----- Given data

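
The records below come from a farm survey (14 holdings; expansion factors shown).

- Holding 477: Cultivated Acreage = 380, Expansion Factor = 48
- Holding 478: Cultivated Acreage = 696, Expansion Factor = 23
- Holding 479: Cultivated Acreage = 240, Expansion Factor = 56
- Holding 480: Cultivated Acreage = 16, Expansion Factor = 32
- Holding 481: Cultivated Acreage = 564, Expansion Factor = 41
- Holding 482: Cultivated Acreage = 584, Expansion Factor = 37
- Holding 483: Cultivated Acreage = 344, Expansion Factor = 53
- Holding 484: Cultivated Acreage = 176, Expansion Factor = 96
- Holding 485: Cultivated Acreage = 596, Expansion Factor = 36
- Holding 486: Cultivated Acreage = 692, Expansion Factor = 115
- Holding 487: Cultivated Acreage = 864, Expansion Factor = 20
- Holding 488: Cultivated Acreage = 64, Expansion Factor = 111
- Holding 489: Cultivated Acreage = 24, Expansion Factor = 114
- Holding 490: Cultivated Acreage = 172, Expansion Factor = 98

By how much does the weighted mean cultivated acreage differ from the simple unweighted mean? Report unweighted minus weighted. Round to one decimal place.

Unweighted sum = 5412
Unweighted mean = 5412 / 14 = 386.57143
Weighted sum = 273072
Sum of weights = 880
Weighted mean = 273072 / 880 = 310.30909
Difference (unweighted minus weighted) = 76.262338

76.3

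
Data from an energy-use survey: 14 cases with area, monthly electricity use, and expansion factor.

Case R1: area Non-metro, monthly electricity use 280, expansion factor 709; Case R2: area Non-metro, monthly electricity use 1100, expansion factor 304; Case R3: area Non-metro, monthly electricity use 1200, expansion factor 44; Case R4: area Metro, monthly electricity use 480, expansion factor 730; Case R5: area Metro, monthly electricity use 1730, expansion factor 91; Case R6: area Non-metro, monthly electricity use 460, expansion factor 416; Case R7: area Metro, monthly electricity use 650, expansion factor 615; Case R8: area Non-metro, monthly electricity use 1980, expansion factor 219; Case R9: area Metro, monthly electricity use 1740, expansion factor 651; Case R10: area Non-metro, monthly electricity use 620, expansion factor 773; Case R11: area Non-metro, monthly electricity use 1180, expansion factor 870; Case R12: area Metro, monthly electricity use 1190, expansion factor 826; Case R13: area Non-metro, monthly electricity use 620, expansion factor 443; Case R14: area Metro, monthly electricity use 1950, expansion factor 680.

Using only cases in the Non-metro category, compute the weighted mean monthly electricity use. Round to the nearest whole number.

792

Non-metro rows: R1, R2, R3, R6, R8, R10, R11, R13
Weighted sum = 280×709 + 1100×304 + 1200×44 + 460×416 + 1980×219 + 620×773 + 1180×870 + 620×443
  = 198520 + 334400 + 52800 + 191360 + 433620 + 479260 + 1026600 + 274660 = 2991220
Sum of weights = 3778
Weighted mean = 2991220 / 3778 = 791.74696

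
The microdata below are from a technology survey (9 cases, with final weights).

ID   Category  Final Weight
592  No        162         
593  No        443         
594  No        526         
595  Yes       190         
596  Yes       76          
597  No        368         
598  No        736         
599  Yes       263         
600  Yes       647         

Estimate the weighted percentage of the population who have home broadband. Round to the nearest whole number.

34

Sum of weights for 'Yes' = 190 + 76 + 263 + 647 = 1176
Total weight = 162 + 443 + 526 + 190 + 76 + 368 + 736 + 263 + 647 = 3411
Weighted proportion = 1176 / 3411 = 0.34476693 → 34.476693%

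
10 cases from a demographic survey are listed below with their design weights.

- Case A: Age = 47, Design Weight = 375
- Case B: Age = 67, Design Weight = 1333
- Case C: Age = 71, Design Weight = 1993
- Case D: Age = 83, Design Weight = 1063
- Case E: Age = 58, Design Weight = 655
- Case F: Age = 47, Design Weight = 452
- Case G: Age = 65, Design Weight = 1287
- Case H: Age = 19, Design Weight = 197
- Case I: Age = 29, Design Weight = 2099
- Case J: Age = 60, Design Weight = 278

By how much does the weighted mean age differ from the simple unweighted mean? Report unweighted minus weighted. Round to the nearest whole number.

-3

Unweighted sum = 47 + 67 + 71 + 83 + 58 + 47 + 65 + 19 + 29 + 60 = 546
Unweighted mean = 546 / 10 = 54.6
Weighted sum = 560851
Sum of weights = 375 + 1333 + 1993 + 1063 + 655 + 452 + 1287 + 197 + 2099 + 278 = 9732
Weighted mean = 560851 / 9732 = 57.629573
Difference (unweighted minus weighted) = -3.0295725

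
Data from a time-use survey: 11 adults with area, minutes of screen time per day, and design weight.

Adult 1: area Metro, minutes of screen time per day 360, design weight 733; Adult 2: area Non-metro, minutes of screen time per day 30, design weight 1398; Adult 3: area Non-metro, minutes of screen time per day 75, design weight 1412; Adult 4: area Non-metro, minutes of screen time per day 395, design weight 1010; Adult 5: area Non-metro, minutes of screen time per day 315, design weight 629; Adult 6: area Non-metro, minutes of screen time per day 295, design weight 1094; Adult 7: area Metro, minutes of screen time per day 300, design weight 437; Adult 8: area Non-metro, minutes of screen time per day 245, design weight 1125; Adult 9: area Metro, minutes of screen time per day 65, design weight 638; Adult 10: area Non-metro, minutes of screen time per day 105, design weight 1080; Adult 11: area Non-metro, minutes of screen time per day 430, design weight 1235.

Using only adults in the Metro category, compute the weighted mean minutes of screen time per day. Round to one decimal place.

241.4

Metro rows: 1, 7, 9
Weighted sum = 360×733 + 300×437 + 65×638
  = 436450
Sum of weights = 733 + 437 + 638 = 1808
Weighted mean = 436450 / 1808 = 241.39934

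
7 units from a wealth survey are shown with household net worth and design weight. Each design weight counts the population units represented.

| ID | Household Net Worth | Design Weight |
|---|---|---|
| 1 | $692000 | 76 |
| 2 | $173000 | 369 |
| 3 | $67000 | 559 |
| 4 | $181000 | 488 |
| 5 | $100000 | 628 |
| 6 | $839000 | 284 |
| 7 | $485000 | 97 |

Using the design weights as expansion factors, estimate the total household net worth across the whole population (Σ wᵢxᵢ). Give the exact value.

Weighted total = 692000×76 + 173000×369 + 67000×559 + 181000×488 + 100000×628 + 839000×284 + 485000×97
  = 590331000

590331000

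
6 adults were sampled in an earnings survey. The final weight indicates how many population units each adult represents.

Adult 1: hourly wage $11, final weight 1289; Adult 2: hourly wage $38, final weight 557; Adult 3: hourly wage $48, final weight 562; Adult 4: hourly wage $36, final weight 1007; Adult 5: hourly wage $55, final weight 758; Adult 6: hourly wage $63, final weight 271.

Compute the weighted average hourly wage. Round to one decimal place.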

----------

Return the records exactly, character for character.

Answer box:
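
The records below come from a farm survey (14 holdings; expansion factors shown).

- Holding 477: Cultivated Acreage = 380, Expansion Factor = 48
- Holding 478: Cultivated Acreage = 696, Expansion Factor = 23
- Holding 479: Cultivated Acreage = 240, Expansion Factor = 56
- Holding 480: Cultivated Acreage = 16, Expansion Factor = 32
- Holding 481: Cultivated Acreage = 564, Expansion Factor = 41
- Holding 482: Cultivated Acreage = 584, Expansion Factor = 37
- Holding 483: Cultivated Acreage = 344, Expansion Factor = 53
- Holding 484: Cultivated Acreage = 176, Expansion Factor = 96
- Holding 485: Cultivated Acreage = 596, Expansion Factor = 36
- Holding 486: Cultivated Acreage = 692, Expansion Factor = 115
- Holding 487: Cultivated Acreage = 864, Expansion Factor = 20
- Holding 488: Cultivated Acreage = 64, Expansion Factor = 111
- Holding 489: Cultivated Acreage = 24, Expansion Factor = 114
- Holding 490: Cultivated Acreage = 172, Expansion Factor = 98

By how much does the weighted mean cultivated acreage differ from the simple unweighted mean? Report unweighted minus weighted. Round to one decimal place.

Unweighted sum = 5412
Unweighted mean = 5412 / 14 = 386.57143
Weighted sum = 273072
Sum of weights = 880
Weighted mean = 273072 / 880 = 310.30909
Difference (unweighted minus weighted) = 76.262338

76.3

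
Data from an energy-use survey: 14 cases with area, monthly electricity use, and expansion factor.

Case R1: area Non-metro, monthly electricity use 280, expansion factor 709; Case R2: area Non-metro, monthly electricity use 1100, expansion factor 304; Case R3: area Non-metro, monthly electricity use 1200, expansion factor 44; Case R4: area Metro, monthly electricity use 480, expansion factor 730; Case R5: area Metro, monthly electricity use 1730, expansion factor 91; Case R6: area Non-metro, monthly electricity use 460, expansion factor 416; Case R7: area Metro, monthly electricity use 650, expansion factor 615; Case R8: area Non-metro, monthly electricity use 1980, expansion factor 219; Case R9: area Metro, monthly electricity use 1740, expansion factor 651; Case R10: area Non-metro, monthly electricity use 620, expansion factor 773; Case R11: area Non-metro, monthly electricity use 1180, expansion factor 870; Case R12: area Metro, monthly electricity use 1190, expansion factor 826; Case R13: area Non-metro, monthly electricity use 620, expansion factor 443; Case R14: area Metro, monthly electricity use 1950, expansion factor 680.

Using only cases in the Non-metro category, compute the weighted mean monthly electricity use. Round to the nearest whole number.

792

Non-metro rows: R1, R2, R3, R6, R8, R10, R11, R13
Weighted sum = 280×709 + 1100×304 + 1200×44 + 460×416 + 1980×219 + 620×773 + 1180×870 + 620×443
  = 198520 + 334400 + 52800 + 191360 + 433620 + 479260 + 1026600 + 274660 = 2991220
Sum of weights = 3778
Weighted mean = 2991220 / 3778 = 791.74696

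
The microdata below are from a technology survey (9 cases, with final weights).

ID   Category  Final Weight
592  No        162         
593  No        443         
594  No        526         
595  Yes       190         
596  Yes       76          
597  No        368         
598  No        736         
599  Yes       263         
600  Yes       647         

Estimate the weighted percentage of the population who have home broadband. Round to the nearest whole number.

34

Sum of weights for 'Yes' = 190 + 76 + 263 + 647 = 1176
Total weight = 162 + 443 + 526 + 190 + 76 + 368 + 736 + 263 + 647 = 3411
Weighted proportion = 1176 / 3411 = 0.34476693 → 34.476693%

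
10 cases from a demographic survey are listed below with their design weights.

- Case A: Age = 47, Design Weight = 375
- Case B: Age = 67, Design Weight = 1333
- Case C: Age = 71, Design Weight = 1993
- Case D: Age = 83, Design Weight = 1063
- Case E: Age = 58, Design Weight = 655
- Case F: Age = 47, Design Weight = 452
- Case G: Age = 65, Design Weight = 1287
- Case H: Age = 19, Design Weight = 197
- Case I: Age = 29, Design Weight = 2099
- Case J: Age = 60, Design Weight = 278

By how much does the weighted mean age differ from the simple unweighted mean? Report unweighted minus weighted. Round to the nearest whole number.

-3

Unweighted sum = 47 + 67 + 71 + 83 + 58 + 47 + 65 + 19 + 29 + 60 = 546
Unweighted mean = 546 / 10 = 54.6
Weighted sum = 560851
Sum of weights = 375 + 1333 + 1993 + 1063 + 655 + 452 + 1287 + 197 + 2099 + 278 = 9732
Weighted mean = 560851 / 9732 = 57.629573
Difference (unweighted minus weighted) = -3.0295725

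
Data from a time-use survey: 11 adults with area, minutes of screen time per day, and design weight.

Adult 1: area Metro, minutes of screen time per day 360, design weight 733; Adult 2: area Non-metro, minutes of screen time per day 30, design weight 1398; Adult 3: area Non-metro, minutes of screen time per day 75, design weight 1412; Adult 4: area Non-metro, minutes of screen time per day 395, design weight 1010; Adult 5: area Non-metro, minutes of screen time per day 315, design weight 629; Adult 6: area Non-metro, minutes of screen time per day 295, design weight 1094; Adult 7: area Metro, minutes of screen time per day 300, design weight 437; Adult 8: area Non-metro, minutes of screen time per day 245, design weight 1125; Adult 9: area Metro, minutes of screen time per day 65, design weight 638; Adult 10: area Non-metro, minutes of screen time per day 105, design weight 1080; Adult 11: area Non-metro, minutes of screen time per day 430, design weight 1235.

Using only adults in the Metro category, compute the weighted mean minutes of screen time per day. Round to one decimal place.

241.4

Metro rows: 1, 7, 9
Weighted sum = 360×733 + 300×437 + 65×638
  = 436450
Sum of weights = 733 + 437 + 638 = 1808
Weighted mean = 436450 / 1808 = 241.39934

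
7 units from a wealth survey are shown with household net worth and design weight. Each design weight counts the population units represented.

| ID | Household Net Worth | Design Weight |
|---|---|---|
| 1 | $692000 | 76 |
| 2 | $173000 | 369 |
| 3 | $67000 | 559 |
| 4 | $181000 | 488 |
| 5 | $100000 | 628 |
| 6 | $839000 | 284 |
| 7 | $485000 | 97 |

Using the design weights as expansion factors, estimate the total household net worth across the whole population (Σ wᵢxᵢ). Give the exact value.

Weighted total = 692000×76 + 173000×369 + 67000×559 + 181000×488 + 100000×628 + 839000×284 + 485000×97
  = 590331000

590331000

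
6 adults were sampled in an earnings survey. The final weight indicates how many population units each adult represents.

Adult 1: hourly wage $11, final weight 1289; Adult 2: hourly wage $38, final weight 557; Adult 3: hourly wage $48, final weight 562; Adult 4: hourly wage $36, final weight 1007; Adult 5: hourly wage $55, final weight 758; Adult 6: hourly wage $63, final weight 271.

Compute the weighted average hourly wage. Round to one decimal place.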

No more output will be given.